*** Opening DATASET EXTRACT ***

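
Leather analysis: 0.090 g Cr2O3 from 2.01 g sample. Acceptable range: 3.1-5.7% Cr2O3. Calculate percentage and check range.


Cr2O3% = 0.090 / 2.01 x 100 = 4.48%
Acceptable range: 3.1 to 5.7%
Within range: Yes


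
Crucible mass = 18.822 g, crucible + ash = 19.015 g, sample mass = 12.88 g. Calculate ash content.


Ash mass = 0.193 g
Ash content = 1.50%


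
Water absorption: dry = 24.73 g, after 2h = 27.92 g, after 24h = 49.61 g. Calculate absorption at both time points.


2h absorption = 12.9%
24h absorption = 100.6%


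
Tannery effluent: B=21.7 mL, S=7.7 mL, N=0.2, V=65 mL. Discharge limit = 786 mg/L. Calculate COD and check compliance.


COD = 344.6 mg/L
Compliant: Yes

COD = (21.7 - 7.7) x 0.2 x 8000 / 65 = 344.6 mg/L
Limit: 786 mg/L
Compliant: Yes


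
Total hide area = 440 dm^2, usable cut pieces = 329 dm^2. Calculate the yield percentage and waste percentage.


Yield = 74.8%
Waste = 25.2%

Yield = 329 / 440 x 100 = 74.8%
Waste = 440 - 329 = 111 dm^2
Waste% = 100 - 74.8 = 25.2%


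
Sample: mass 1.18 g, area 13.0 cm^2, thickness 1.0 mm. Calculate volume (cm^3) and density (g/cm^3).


Volume = 1.300 cm^3
Density = 0.908 g/cm^3

Thickness in cm = 1.0 / 10 = 0.10 cm
Volume = 13.0 x 0.10 = 1.300 cm^3
Density = 1.18 / 1.300 = 0.908 g/cm^3


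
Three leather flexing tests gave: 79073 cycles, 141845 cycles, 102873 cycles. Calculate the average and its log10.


Average = (79073 + 141845 + 102873) / 3 = 107930 cycles
log10(107930) = 5.03


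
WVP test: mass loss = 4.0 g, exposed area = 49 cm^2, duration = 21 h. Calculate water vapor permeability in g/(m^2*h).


WVP = mass_loss / (area x time) x 10000
WVP = 4.0 / (49 x 21) x 10000
WVP = 4.0 / 1029 x 10000 = 38.87 g/(m^2*h)


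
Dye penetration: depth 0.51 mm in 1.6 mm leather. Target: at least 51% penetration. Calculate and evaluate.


Penetration = 0.51 / 1.6 x 100 = 31.9%
Target: 51%
Meets target: No


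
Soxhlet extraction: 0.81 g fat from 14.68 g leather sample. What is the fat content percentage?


5.5%


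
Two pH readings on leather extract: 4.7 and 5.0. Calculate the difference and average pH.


Difference = |4.7 - 5.0| = 0.3
Average = (4.7 + 5.0) / 2 = 4.85


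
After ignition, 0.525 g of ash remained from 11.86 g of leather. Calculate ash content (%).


Ash% = 0.525 / 11.86 x 100
Ash% = 4.43%


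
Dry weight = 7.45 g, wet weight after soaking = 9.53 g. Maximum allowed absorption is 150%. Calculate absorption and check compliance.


Absorption = 27.9%
Compliant: Yes


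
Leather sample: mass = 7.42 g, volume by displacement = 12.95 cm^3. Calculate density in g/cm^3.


Density = mass / volume
Density = 7.42 / 12.95 = 0.573 g/cm^3


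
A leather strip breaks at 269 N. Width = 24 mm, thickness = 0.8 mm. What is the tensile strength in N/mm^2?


14.01 N/mm^2

Cross-sectional area = 24 x 0.8 = 19.2 mm^2
Tensile strength = 269 / 19.2 = 14.01 N/mm^2


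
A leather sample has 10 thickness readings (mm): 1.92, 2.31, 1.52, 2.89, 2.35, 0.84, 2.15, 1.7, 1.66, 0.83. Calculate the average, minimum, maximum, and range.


Average = 1.82 mm
Min = 0.83 mm
Max = 2.89 mm
Range = 2.06 mm


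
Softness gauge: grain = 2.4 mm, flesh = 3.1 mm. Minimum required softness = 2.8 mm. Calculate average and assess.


Average = (2.4 + 3.1) / 2 = 2.75 mm
Minimum = 2.8 mm
Meets requirement: No


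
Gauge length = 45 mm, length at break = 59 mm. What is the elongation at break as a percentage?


Extension = 59 - 45 = 14 mm
Elongation = 14 / 45 x 100 = 31.1%


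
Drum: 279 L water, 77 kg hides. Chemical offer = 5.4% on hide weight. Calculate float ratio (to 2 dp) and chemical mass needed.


Float ratio = 279 / 77 = 3.62
Chemical = 77 x 5.4 / 100 = 4.158 kg


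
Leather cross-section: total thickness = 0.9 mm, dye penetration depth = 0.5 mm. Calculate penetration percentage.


Penetration% = 0.5 / 0.9 x 100
Penetration = 55.6%


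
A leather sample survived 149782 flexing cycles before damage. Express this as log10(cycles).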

*** Closing DATASET EXTRACT ***

[WHAT TO DO] Return the whole listing, keeping every line exactly as it is.

[EXERCISE OUTPUT]
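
Leather analysis: 0.090 g Cr2O3 from 2.01 g sample. Acceptable range: 3.1-5.7% Cr2O3. Calculate percentage and check range.


Cr2O3% = 0.090 / 2.01 x 100 = 4.48%
Acceptable range: 3.1 to 5.7%
Within range: Yes


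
Crucible mass = 18.822 g, crucible + ash = 19.015 g, sample mass = 12.88 g. Calculate ash content.


Ash mass = 0.193 g
Ash content = 1.50%


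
Water absorption: dry = 24.73 g, after 2h = 27.92 g, after 24h = 49.61 g. Calculate absorption at both time points.


2h absorption = 12.9%
24h absorption = 100.6%


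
Tannery effluent: B=21.7 mL, S=7.7 mL, N=0.2, V=65 mL. Discharge limit = 786 mg/L. Calculate COD and check compliance.


COD = 344.6 mg/L
Compliant: Yes

COD = (21.7 - 7.7) x 0.2 x 8000 / 65 = 344.6 mg/L
Limit: 786 mg/L
Compliant: Yes


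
Total hide area = 440 dm^2, usable cut pieces = 329 dm^2. Calculate the yield percentage and waste percentage.


Yield = 74.8%
Waste = 25.2%

Yield = 329 / 440 x 100 = 74.8%
Waste = 440 - 329 = 111 dm^2
Waste% = 100 - 74.8 = 25.2%


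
Sample: mass 1.18 g, area 13.0 cm^2, thickness 1.0 mm. Calculate volume (cm^3) and density (g/cm^3).


Volume = 1.300 cm^3
Density = 0.908 g/cm^3

Thickness in cm = 1.0 / 10 = 0.10 cm
Volume = 13.0 x 0.10 = 1.300 cm^3
Density = 1.18 / 1.300 = 0.908 g/cm^3


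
Three leather flexing tests gave: 79073 cycles, 141845 cycles, 102873 cycles. Calculate the average and its log10.


Average = (79073 + 141845 + 102873) / 3 = 107930 cycles
log10(107930) = 5.03


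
WVP test: mass loss = 4.0 g, exposed area = 49 cm^2, duration = 21 h. Calculate water vapor permeability in g/(m^2*h).


WVP = mass_loss / (area x time) x 10000
WVP = 4.0 / (49 x 21) x 10000
WVP = 4.0 / 1029 x 10000 = 38.87 g/(m^2*h)


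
Dye penetration: depth 0.51 mm in 1.6 mm leather. Target: at least 51% penetration. Calculate and evaluate.


Penetration = 0.51 / 1.6 x 100 = 31.9%
Target: 51%
Meets target: No


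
Soxhlet extraction: 0.81 g fat from 14.68 g leather sample. What is the fat content percentage?


5.5%


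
Two pH readings on leather extract: 4.7 and 5.0. Calculate the difference and average pH.


Difference = |4.7 - 5.0| = 0.3
Average = (4.7 + 5.0) / 2 = 4.85


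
After ignition, 0.525 g of ash remained from 11.86 g of leather. Calculate ash content (%).


Ash% = 0.525 / 11.86 x 100
Ash% = 4.43%


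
Dry weight = 7.45 g, wet weight after soaking = 9.53 g. Maximum allowed absorption is 150%. Calculate absorption and check compliance.


Absorption = 27.9%
Compliant: Yes


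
Leather sample: mass = 7.42 g, volume by displacement = 12.95 cm^3. Calculate density in g/cm^3.


Density = mass / volume
Density = 7.42 / 12.95 = 0.573 g/cm^3


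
A leather strip breaks at 269 N. Width = 24 mm, thickness = 0.8 mm. What is the tensile strength in N/mm^2?


14.01 N/mm^2

Cross-sectional area = 24 x 0.8 = 19.2 mm^2
Tensile strength = 269 / 19.2 = 14.01 N/mm^2


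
A leather sample has 10 thickness readings (mm): 1.92, 2.31, 1.52, 2.89, 2.35, 0.84, 2.15, 1.7, 1.66, 0.83. Calculate the average, minimum, maximum, and range.


Average = 1.82 mm
Min = 0.83 mm
Max = 2.89 mm
Range = 2.06 mm


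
Softness gauge: grain = 2.4 mm, flesh = 3.1 mm. Minimum required softness = 2.8 mm. Calculate average and assess.


Average = (2.4 + 3.1) / 2 = 2.75 mm
Minimum = 2.8 mm
Meets requirement: No


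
Gauge length = 45 mm, length at break = 59 mm. What is the elongation at break as a percentage?


Extension = 59 - 45 = 14 mm
Elongation = 14 / 45 x 100 = 31.1%


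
Drum: 279 L water, 77 kg hides. Chemical offer = 5.4% on hide weight. Calculate float ratio (to 2 dp) and chemical mass needed.


Float ratio = 279 / 77 = 3.62
Chemical = 77 x 5.4 / 100 = 4.158 kg


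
Leather cross-section: total thickness = 0.9 mm, dye penetration depth = 0.5 mm. Calculate penetration percentage.


Penetration% = 0.5 / 0.9 x 100
Penetration = 55.6%


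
A leather sample survived 149782 flexing cycles before damage. Express this as log10(cycles).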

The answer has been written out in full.